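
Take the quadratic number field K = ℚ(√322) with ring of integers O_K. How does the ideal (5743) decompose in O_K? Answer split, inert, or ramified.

322 mod 4 = 2, hence disc K = 4·322 = 1288 and O_K = ℤ[√322].
disc(K) = 1288 is not divisible by 5743; 5743 is unramified.
(322/5743) = 322^2871 mod 5743 = 5742, giving Legendre symbol -1.
Legendre symbol -1 ⇒ 5743 is inert.

inert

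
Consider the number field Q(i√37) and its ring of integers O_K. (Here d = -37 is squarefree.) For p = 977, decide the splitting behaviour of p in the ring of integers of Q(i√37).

Since -37 ≢ 1 mod 4, the ring of integers is ℤ[√-37] with discriminant 4·(-37) = -148.
disc(K) = -148 is not divisible by 977; 977 is unramified.
(-37/977) = 940^488 mod 977 = 976, giving Legendre symbol -1.
(-37/977) = -1, so 977 is inert.

p is inert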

========================

#### Problem description:
All records should be written out again exactly as given.

#### Output for this task:
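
Take the quadratic number field K = ℚ(√322) with ring of integers O_K. How does the ideal (5743) decompose in O_K? Answer split, inert, or ramified.

322 mod 4 = 2, hence disc K = 4·322 = 1288 and O_K = ℤ[√322].
disc(K) = 1288 is not divisible by 5743; 5743 is unramified.
(322/5743) = 322^2871 mod 5743 = 5742, giving Legendre symbol -1.
Legendre symbol -1 ⇒ 5743 is inert.

inert

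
Consider the number field Q(i√37) and its ring of integers O_K. (Here d = -37 is squarefree.) For p = 977, decide the splitting behaviour of p in the ring of integers of Q(i√37).

Since -37 ≢ 1 mod 4, the ring of integers is ℤ[√-37] with discriminant 4·(-37) = -148.
disc(K) = -148 is not divisible by 977; 977 is unramified.
(-37/977) = 940^488 mod 977 = 976, giving Legendre symbol -1.
(-37/977) = -1, so 977 is inert.

p is inert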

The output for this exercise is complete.